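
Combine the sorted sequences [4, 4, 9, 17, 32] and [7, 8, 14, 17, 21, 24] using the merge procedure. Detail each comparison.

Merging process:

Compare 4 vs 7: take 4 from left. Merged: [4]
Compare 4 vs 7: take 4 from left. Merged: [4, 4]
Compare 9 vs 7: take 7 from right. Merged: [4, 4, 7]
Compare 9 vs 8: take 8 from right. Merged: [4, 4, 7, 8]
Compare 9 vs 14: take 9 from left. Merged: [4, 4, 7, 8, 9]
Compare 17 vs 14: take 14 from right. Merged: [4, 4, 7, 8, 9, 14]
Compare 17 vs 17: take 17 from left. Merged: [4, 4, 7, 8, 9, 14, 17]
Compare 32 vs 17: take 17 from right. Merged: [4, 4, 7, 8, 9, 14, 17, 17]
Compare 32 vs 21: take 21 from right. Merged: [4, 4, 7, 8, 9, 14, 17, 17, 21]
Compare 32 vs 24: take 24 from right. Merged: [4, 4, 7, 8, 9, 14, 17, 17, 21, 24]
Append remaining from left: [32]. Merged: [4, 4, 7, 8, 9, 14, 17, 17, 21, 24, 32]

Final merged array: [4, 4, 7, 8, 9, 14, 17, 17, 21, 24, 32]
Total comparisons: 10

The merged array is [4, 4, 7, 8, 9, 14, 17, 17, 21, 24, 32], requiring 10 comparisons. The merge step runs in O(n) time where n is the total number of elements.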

_ _ _

Word for word, transcribe the data shown above.

### RESPONSE BOX
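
Combine the sorted sequences [4, 4, 9, 17, 32] and [7, 8, 14, 17, 21, 24] using the merge procedure. Detail each comparison.

Merging process:

Compare 4 vs 7: take 4 from left. Merged: [4]
Compare 4 vs 7: take 4 from left. Merged: [4, 4]
Compare 9 vs 7: take 7 from right. Merged: [4, 4, 7]
Compare 9 vs 8: take 8 from right. Merged: [4, 4, 7, 8]
Compare 9 vs 14: take 9 from left. Merged: [4, 4, 7, 8, 9]
Compare 17 vs 14: take 14 from right. Merged: [4, 4, 7, 8, 9, 14]
Compare 17 vs 17: take 17 from left. Merged: [4, 4, 7, 8, 9, 14, 17]
Compare 32 vs 17: take 17 from right. Merged: [4, 4, 7, 8, 9, 14, 17, 17]
Compare 32 vs 21: take 21 from right. Merged: [4, 4, 7, 8, 9, 14, 17, 17, 21]
Compare 32 vs 24: take 24 from right. Merged: [4, 4, 7, 8, 9, 14, 17, 17, 21, 24]
Append remaining from left: [32]. Merged: [4, 4, 7, 8, 9, 14, 17, 17, 21, 24, 32]

Final merged array: [4, 4, 7, 8, 9, 14, 17, 17, 21, 24, 32]
Total comparisons: 10

The merged array is [4, 4, 7, 8, 9, 14, 17, 17, 21, 24, 32], requiring 10 comparisons. The merge step runs in O(n) time where n is the total number of elements.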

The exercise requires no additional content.